— What is being asked —
What is needed here is every record, retyped without any change.

--- Material provided Enclosed Below ---

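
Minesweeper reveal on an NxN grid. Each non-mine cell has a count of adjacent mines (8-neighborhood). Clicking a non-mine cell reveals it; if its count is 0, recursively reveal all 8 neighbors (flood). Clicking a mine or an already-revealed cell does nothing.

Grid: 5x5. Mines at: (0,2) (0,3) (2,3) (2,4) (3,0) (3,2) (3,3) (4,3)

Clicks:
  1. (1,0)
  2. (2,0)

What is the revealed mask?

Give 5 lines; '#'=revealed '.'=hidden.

Answer: ##...
##...
##...
.....
.....

Derivation:
Click 1 (1,0) count=0: revealed 6 new [(0,0) (0,1) (1,0) (1,1) (2,0) (2,1)] -> total=6
Click 2 (2,0) count=1: revealed 0 new [(none)] -> total=6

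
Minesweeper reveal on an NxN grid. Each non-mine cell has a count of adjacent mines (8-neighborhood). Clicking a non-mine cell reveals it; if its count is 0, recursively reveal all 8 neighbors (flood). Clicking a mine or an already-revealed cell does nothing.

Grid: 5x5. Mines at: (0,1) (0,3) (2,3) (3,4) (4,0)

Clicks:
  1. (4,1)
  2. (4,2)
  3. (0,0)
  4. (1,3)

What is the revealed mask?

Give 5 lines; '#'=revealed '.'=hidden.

Click 1 (4,1) count=1: revealed 1 new [(4,1)] -> total=1
Click 2 (4,2) count=0: revealed 5 new [(3,1) (3,2) (3,3) (4,2) (4,3)] -> total=6
Click 3 (0,0) count=1: revealed 1 new [(0,0)] -> total=7
Click 4 (1,3) count=2: revealed 1 new [(1,3)] -> total=8

Answer: #....
...#.
.....
.###.
.###.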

--- End of Enclosed Material provided ---

— Expected answer —
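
Minesweeper reveal on an NxN grid. Each non-mine cell has a count of adjacent mines (8-neighborhood). Clicking a non-mine cell reveals it; if its count is 0, recursively reveal all 8 neighbors (flood). Clicking a mine or an already-revealed cell does nothing.

Grid: 5x5. Mines at: (0,2) (0,3) (2,3) (2,4) (3,0) (3,2) (3,3) (4,3)

Clicks:
  1. (1,0)
  2. (2,0)

What is the revealed mask?

Give 5 lines; '#'=revealed '.'=hidden.

Answer: ##...
##...
##...
.....
.....

Derivation:
Click 1 (1,0) count=0: revealed 6 new [(0,0) (0,1) (1,0) (1,1) (2,0) (2,1)] -> total=6
Click 2 (2,0) count=1: revealed 0 new [(none)] -> total=6

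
Minesweeper reveal on an NxN grid. Each non-mine cell has a count of adjacent mines (8-neighborhood). Clicking a non-mine cell reveals it; if its count is 0, recursively reveal all 8 neighbors (flood). Clicking a mine or an already-revealed cell does nothing.

Grid: 5x5. Mines at: (0,1) (0,3) (2,3) (3,4) (4,0)

Clicks:
  1. (4,1)
  2. (4,2)
  3. (0,0)
  4. (1,3)

What is the revealed mask?

Give 5 lines; '#'=revealed '.'=hidden.

Click 1 (4,1) count=1: revealed 1 new [(4,1)] -> total=1
Click 2 (4,2) count=0: revealed 5 new [(3,1) (3,2) (3,3) (4,2) (4,3)] -> total=6
Click 3 (0,0) count=1: revealed 1 new [(0,0)] -> total=7
Click 4 (1,3) count=2: revealed 1 new [(1,3)] -> total=8

Answer: #....
...#.
.....
.###.
.###.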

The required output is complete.